## WHAT TO DO
Go through the entries below. Copy each line in which "data" appears.

___

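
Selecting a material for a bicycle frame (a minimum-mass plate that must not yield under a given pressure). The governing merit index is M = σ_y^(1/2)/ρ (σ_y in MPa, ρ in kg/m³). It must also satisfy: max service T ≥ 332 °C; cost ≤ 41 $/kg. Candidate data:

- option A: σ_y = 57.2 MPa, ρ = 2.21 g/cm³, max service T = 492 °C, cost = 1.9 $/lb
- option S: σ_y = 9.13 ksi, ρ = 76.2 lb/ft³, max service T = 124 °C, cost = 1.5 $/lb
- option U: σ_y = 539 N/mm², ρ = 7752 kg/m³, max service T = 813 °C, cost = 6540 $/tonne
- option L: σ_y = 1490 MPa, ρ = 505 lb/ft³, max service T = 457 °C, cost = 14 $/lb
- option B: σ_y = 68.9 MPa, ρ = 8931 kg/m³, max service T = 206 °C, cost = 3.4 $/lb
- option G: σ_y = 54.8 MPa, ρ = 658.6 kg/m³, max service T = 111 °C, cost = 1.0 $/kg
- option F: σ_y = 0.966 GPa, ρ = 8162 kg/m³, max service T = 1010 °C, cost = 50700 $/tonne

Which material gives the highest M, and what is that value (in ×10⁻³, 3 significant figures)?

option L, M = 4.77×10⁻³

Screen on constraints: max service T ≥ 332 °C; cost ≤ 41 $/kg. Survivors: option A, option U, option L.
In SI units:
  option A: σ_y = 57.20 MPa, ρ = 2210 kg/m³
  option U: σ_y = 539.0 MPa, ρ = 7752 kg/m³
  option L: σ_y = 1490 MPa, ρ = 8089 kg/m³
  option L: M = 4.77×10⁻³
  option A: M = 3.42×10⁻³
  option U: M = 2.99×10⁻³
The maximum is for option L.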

___

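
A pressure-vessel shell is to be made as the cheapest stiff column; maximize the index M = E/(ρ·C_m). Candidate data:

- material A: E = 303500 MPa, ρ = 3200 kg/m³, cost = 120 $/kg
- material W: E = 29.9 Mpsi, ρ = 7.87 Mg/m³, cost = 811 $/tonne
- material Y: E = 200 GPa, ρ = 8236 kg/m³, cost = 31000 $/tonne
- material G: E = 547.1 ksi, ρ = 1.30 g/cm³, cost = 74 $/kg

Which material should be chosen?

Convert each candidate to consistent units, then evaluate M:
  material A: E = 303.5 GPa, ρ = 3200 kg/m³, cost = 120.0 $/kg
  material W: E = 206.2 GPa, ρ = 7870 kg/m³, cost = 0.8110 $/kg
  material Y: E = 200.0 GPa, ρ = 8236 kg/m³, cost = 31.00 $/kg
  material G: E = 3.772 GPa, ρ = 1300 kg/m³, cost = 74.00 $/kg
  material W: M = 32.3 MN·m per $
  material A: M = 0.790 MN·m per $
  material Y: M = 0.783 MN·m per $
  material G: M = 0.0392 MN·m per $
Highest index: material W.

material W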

___

## SOLUTION BELOW
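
Selecting a material for a bicycle frame (a minimum-mass plate that must not yield under a given pressure). The governing merit index is M = σ_y^(1/2)/ρ (σ_y in MPa, ρ in kg/m³). It must also satisfy: max service T ≥ 332 °C; cost ≤ 41 $/kg. Candidate data:
A pressure-vessel shell is to be made as the cheapest stiff column; maximize the index M = E/(ρ·C_m). Candidate data: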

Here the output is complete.